Content starts

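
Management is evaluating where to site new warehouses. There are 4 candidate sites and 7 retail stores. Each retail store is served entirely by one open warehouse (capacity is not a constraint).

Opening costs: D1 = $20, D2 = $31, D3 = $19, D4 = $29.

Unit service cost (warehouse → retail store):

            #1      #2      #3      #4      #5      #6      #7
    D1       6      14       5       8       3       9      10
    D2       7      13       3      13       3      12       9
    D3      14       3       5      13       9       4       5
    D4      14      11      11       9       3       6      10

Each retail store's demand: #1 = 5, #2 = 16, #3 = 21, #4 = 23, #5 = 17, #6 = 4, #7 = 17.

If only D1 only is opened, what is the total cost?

Each retail store is assigned to its cheapest site among the open ones.
{D1}: #1→D1 6·5=30, #2→D1 14·16=224, #3→D1 5·21=105, #4→D1 8·23=184, #5→D1 3·17=51, #6→D1 9·4=36, #7→D1 10·17=170. Service 800; fixed 20; total 820.

Total cost: 820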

Content ends

EXERCISE GOAL —
Each entry above is to be copied out exactly.

SOLUTION BELOW —
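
Management is evaluating where to site new warehouses. There are 4 candidate sites and 7 retail stores. Each retail store is served entirely by one open warehouse (capacity is not a constraint).

Opening costs: D1 = $20, D2 = $31, D3 = $19, D4 = $29.

Unit service cost (warehouse → retail store):

            #1      #2      #3      #4      #5      #6      #7
    D1       6      14       5       8       3       9      10
    D2       7      13       3      13       3      12       9
    D3      14       3       5      13       9       4       5
    D4      14      11      11       9       3       6      10

Each retail store's demand: #1 = 5, #2 = 16, #3 = 21, #4 = 23, #5 = 17, #6 = 4, #7 = 17.

If only D1 only is opened, what is the total cost?

Each retail store is assigned to its cheapest site among the open ones.
{D1}: #1→D1 6·5=30, #2→D1 14·16=224, #3→D1 5·21=105, #4→D1 8·23=184, #5→D1 3·17=51, #6→D1 9·4=36, #7→D1 10·17=170. Service 800; fixed 20; total 820.

Total cost: 820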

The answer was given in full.